Collected data
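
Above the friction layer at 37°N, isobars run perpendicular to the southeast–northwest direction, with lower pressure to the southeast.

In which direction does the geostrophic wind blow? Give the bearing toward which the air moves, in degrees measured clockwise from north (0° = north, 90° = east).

225°

The pressure-gradient force points toward the southeast (bearing 135°).
Geostrophic balance: in the Northern Hemisphere the Coriolis force deflects motion to the right, so the geostrophic wind blows 90° to the right of the pressure-gradient force (low pressure on the left).
Rotating 135° by 90° clockwise gives 225° — the wind blows toward the southwest.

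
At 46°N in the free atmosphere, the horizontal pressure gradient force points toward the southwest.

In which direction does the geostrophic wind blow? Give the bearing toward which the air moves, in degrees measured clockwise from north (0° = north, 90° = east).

The pressure-gradient force points toward the southwest (bearing 225°).
Geostrophic balance: in the Northern Hemisphere the Coriolis force deflects motion to the right, so the geostrophic wind blows 90° to the right of the pressure-gradient force (low pressure on the left).
Rotating 225° by 90° clockwise gives 315° — the wind blows toward the northwest.

315°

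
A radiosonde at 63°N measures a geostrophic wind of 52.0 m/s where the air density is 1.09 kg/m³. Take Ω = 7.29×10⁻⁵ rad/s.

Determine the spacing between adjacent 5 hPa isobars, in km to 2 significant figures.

68 km

Coriolis parameter at 63°N:
f = 2Ω sin φ = 2 × 7.29×10⁻⁵ × sin 63° = 1.30×10⁻⁴ s⁻¹
Geostrophic balance rearranged: |∂P/∂n| = f ρ V_g
|∂P/∂n| = 1.30×10⁻⁴ × 1.09 × 52.0 = 7.36×10⁻³ Pa/m
Isobar spacing: Δn = ΔP/|∂P/∂n| = 500 Pa / 7.36×10⁻³ Pa/m = 67905 m ≈ 68 km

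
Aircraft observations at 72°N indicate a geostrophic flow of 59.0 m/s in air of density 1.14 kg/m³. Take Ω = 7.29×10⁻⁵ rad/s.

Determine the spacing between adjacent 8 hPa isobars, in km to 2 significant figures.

Coriolis parameter at 72°N:
f = 2Ω sin φ = 2 × 7.29×10⁻⁵ × sin 72° = 1.39×10⁻⁴ s⁻¹
Geostrophic balance rearranged: |∂P/∂n| = f ρ V_g
|∂P/∂n| = 1.39×10⁻⁴ × 1.14 × 59.0 = 9.33×10⁻³ Pa/m
Isobar spacing: Δn = ΔP/|∂P/∂n| = 800 Pa / 9.33×10⁻³ Pa/m = 85777 m ≈ 86 km

86 km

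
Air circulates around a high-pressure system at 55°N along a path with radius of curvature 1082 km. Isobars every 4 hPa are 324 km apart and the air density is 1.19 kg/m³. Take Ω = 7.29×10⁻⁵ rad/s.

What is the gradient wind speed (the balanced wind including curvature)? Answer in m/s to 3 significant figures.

9.37 m/s

Coriolis parameter at 55°N:
f = 2Ω sin φ = 2 × 7.29×10⁻⁵ × sin 55° = 1.19×10⁻⁴ s⁻¹
Pressure gradient: |∂P/∂n| = 400 Pa / 324000 m = 1.23×10⁻³ Pa/m
Geostrophic speed: V_g = |∂P/∂n|/(fρ) = 1.23×10⁻³/(1.19×10⁻⁴ × 1.19) = 8.69 m/s
Around a high, pressure-gradient force acts outward with centrifugal, so Coriolis balances both:
fV = (1/ρ)|∂P/∂n| + V²/R  →  V² − fR·V + fR·V_g = 0
With fR = 1.19×10⁻⁴ × 1082×10³ m = 129 m/s:
V = [fR − √((fR)² − 4 fR V_g)]/2 = [129 − √(129² − 4×129×8.69)]/2 = 9.37 m/s
Supergeostrophic (V > V_g = 8.69 m/s), as expected around a high.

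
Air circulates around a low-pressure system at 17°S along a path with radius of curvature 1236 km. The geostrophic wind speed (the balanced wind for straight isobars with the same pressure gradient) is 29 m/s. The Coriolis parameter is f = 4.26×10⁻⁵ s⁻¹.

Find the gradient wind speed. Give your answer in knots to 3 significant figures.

Around a low, centrifugal force acts outward with Coriolis, so pressure-gradient force balances both:
(1/ρ)|∂P/∂n| = fV + V²/R  →  V² + fR·V − fR·V_g = 0
With fR = 4.26×10⁻⁵ × 1236×10³ m = 52.7 m/s:
V = [−fR + √((fR)² + 4 fR V_g)]/2 = [−52.7 + √(52.7² + 4×52.7×29)]/2 = 20.8 m/s
Subgeostrophic (V < V_g = 29 m/s), as expected around a low.
Converting: 20.8 m/s × 1.944 = 40.4 knots

40.4 knots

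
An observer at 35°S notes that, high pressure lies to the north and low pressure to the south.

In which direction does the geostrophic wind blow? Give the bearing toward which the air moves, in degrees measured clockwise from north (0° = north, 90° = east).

090°

The pressure-gradient force points toward the south (bearing 180°).
Geostrophic balance: in the Southern Hemisphere the Coriolis force deflects motion to the left, so the geostrophic wind blows 90° to the left of the pressure-gradient force (low pressure on the right).
Rotating 180° by 90° counterclockwise gives 090° — the wind blows toward the east.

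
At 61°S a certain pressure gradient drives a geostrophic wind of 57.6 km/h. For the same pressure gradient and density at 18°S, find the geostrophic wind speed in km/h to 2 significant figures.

160 km/h

With the same pressure gradient and density, V_g ∝ 1/f ∝ 1/sin φ.
V₂ = V₁ · sin φ₁ / sin φ₂ = 57.6 × sin 61° / sin 18°
V₂ = 57.6 × 0.8746/0.3090 = 160 km/h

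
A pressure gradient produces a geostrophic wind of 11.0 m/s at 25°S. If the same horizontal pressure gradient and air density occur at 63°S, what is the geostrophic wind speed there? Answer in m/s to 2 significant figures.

5.2 m/s

With the same pressure gradient and density, V_g ∝ 1/f ∝ 1/sin φ.
V₂ = V₁ · sin φ₁ / sin φ₂ = 11.0 × sin 25° / sin 63°
V₂ = 11.0 × 0.4226/0.8910 = 5.2 m/s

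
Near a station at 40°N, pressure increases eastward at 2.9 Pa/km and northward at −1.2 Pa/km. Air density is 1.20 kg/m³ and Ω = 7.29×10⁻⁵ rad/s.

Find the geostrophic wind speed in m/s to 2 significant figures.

28 m/s

Coriolis parameter at 40°N:
f = 2Ω sin φ = 2 × 7.29×10⁻⁵ × sin 40° = 9.37×10⁻⁵ s⁻¹
Component geostrophic relations (x east, y north):
u_g = −(1/(fρ)) ∂P/∂y,  v_g = (1/(fρ)) ∂P/∂x
u_g = −(−1.2×10⁻³)/(9.37×10⁻⁵ × 1.20) = 10.7 m/s;  v_g = (2.9×10⁻³)/(9.37×10⁻⁵ × 1.20) = 25.8 m/s
|V_g| = √(u_g² + v_g²) = 27.9 m/s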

Instructions to follow: A word-for-word copy of the lines above from the one with "A radiosonde at" through the one with "Aircraft observations at", inclusive, is the only output wanted.

Answer to this exercise:
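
A radiosonde at 63°N measures a geostrophic wind of 52.0 m/s where the air density is 1.09 kg/m³. Take Ω = 7.29×10⁻⁵ rad/s.

Determine the spacing between adjacent 5 hPa isobars, in km to 2 significant figures.

68 km

Coriolis parameter at 63°N:
f = 2Ω sin φ = 2 × 7.29×10⁻⁵ × sin 63° = 1.30×10⁻⁴ s⁻¹
Geostrophic balance rearranged: |∂P/∂n| = f ρ V_g
|∂P/∂n| = 1.30×10⁻⁴ × 1.09 × 52.0 = 7.36×10⁻³ Pa/m
Isobar spacing: Δn = ΔP/|∂P/∂n| = 500 Pa / 7.36×10⁻³ Pa/m = 67905 m ≈ 68 km

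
Aircraft observations at 72°N indicate a geostrophic flow of 59.0 m/s in air of density 1.14 kg/m³. Take Ω = 7.29×10⁻⁵ rad/s.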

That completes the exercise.